[Opening Available records section]

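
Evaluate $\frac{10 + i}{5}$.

Divisor is real, so divide each part by 5:
= 2 + (1/5)i


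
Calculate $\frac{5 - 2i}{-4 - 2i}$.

Multiply numerator and denominator by conjugate (-4 + 2i):
= (5 - 2i)(-4 + 2i) / ((-4)^2 + (-2)^2)
= (-16 + 18i) / 20
Divide through by 2: (-8 + 9i) / 10
= -4/5 + (9/10)i


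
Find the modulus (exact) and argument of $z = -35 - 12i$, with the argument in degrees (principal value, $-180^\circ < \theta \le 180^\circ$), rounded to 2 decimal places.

|z| = sqrt((-35)^2 + (-12)^2) = 37
arg(z) = arctan(b/a) = arctan(-12/-35) (quadrant-adjusted) = -161.08°


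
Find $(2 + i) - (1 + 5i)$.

(2 - 1) + (1 - 5)i = 1 - 4i


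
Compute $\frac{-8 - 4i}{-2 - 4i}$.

Multiply numerator and denominator by conjugate (-2 + 4i):
= (-8 - 4i)(-2 + 4i) / ((-2)^2 + (-4)^2)
= (32 - 24i) / 20
Divide through by 4: (8 - 6i) / 5
= 8/5 - (6/5)i


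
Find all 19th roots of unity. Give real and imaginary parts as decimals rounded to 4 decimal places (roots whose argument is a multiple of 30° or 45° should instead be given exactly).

ω_k = e^(2πik/19) = cos(2πk/19) + i sin(2πk/19) for k = 0, 1, ..., 18
Roots: 1, 0.9458 + 0.3247i, 0.7891 + 0.6142i, 0.5469 + 0.8372i, 0.2455 + 0.9694i, -0.0826 + 0.9966i, -0.4017 + 0.9158i, -0.6773 + 0.7357i, -0.8795 + 0.4759i, -0.9864 + 0.1646i, -0.9864 - 0.1646i, -0.8795 - 0.4759i, -0.6773 - 0.7357i, -0.4017 - 0.9158i, -0.0826 - 0.9966i, 0.2455 - 0.9694i, 0.5469 - 0.8372i, 0.7891 - 0.6142i, 0.9458 - 0.3247i


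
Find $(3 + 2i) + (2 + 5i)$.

(3 + 2) + (2 + 5)i = 5 + 7i


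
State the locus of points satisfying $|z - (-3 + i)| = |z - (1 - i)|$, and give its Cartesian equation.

|z - z1| = |z - z2| means z is equidistant from z1 and z2,
i.e. the perpendicular bisector of the segment from (-3, 1) to (1, -1) (midpoint (-1, 0)).
With z = x + yi, square both sides:
(x - (-3))^2 + (y - 1)^2 = (x - 1)^2 + (y - (-1))^2
The x^2 and y^2 terms cancel: 8x + (-4)y = 2 - 10 = -8
Simplify: 2x - y = -2
Locus: Perpendicular bisector of the segment from (-3, 1) to (1, -1): the line 2x - y = -2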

[Closing Available records section]

*Work task*:
The result consists of the line with "Find the modulus" through the last line of the entries above, repeated exactly and with nothing else.

*Finished exercise*:
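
Find the modulus (exact) and argument of $z = -35 - 12i$, with the argument in degrees (principal value, $-180^\circ < \theta \le 180^\circ$), rounded to 2 decimal places.

|z| = sqrt((-35)^2 + (-12)^2) = 37
arg(z) = arctan(b/a) = arctan(-12/-35) (quadrant-adjusted) = -161.08°


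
Find $(2 + i) - (1 + 5i)$.

(2 - 1) + (1 - 5)i = 1 - 4i


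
Compute $\frac{-8 - 4i}{-2 - 4i}$.

Multiply numerator and denominator by conjugate (-2 + 4i):
= (-8 - 4i)(-2 + 4i) / ((-2)^2 + (-4)^2)
= (32 - 24i) / 20
Divide through by 4: (8 - 6i) / 5
= 8/5 - (6/5)i


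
Find all 19th roots of unity. Give real and imaginary parts as decimals rounded to 4 decimal places (roots whose argument is a multiple of 30° or 45° should instead be given exactly).

ω_k = e^(2πik/19) = cos(2πk/19) + i sin(2πk/19) for k = 0, 1, ..., 18
Roots: 1, 0.9458 + 0.3247i, 0.7891 + 0.6142i, 0.5469 + 0.8372i, 0.2455 + 0.9694i, -0.0826 + 0.9966i, -0.4017 + 0.9158i, -0.6773 + 0.7357i, -0.8795 + 0.4759i, -0.9864 + 0.1646i, -0.9864 - 0.1646i, -0.8795 - 0.4759i, -0.6773 - 0.7357i, -0.4017 - 0.9158i, -0.0826 - 0.9966i, 0.2455 - 0.9694i, 0.5469 - 0.8372i, 0.7891 - 0.6142i, 0.9458 - 0.3247i


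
Find $(3 + 2i) + (2 + 5i)$.

(3 + 2) + (2 + 5)i = 5 + 7i


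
State the locus of points satisfying $|z - (-3 + i)| = |z - (1 - i)|$, and give its Cartesian equation.

|z - z1| = |z - z2| means z is equidistant from z1 and z2,
i.e. the perpendicular bisector of the segment from (-3, 1) to (1, -1) (midpoint (-1, 0)).
With z = x + yi, square both sides:
(x - (-3))^2 + (y - 1)^2 = (x - 1)^2 + (y - (-1))^2
The x^2 and y^2 terms cancel: 8x + (-4)y = 2 - 10 = -8
Simplify: 2x - y = -2
Locus: Perpendicular bisector of the segment from (-3, 1) to (1, -1): the line 2x - y = -2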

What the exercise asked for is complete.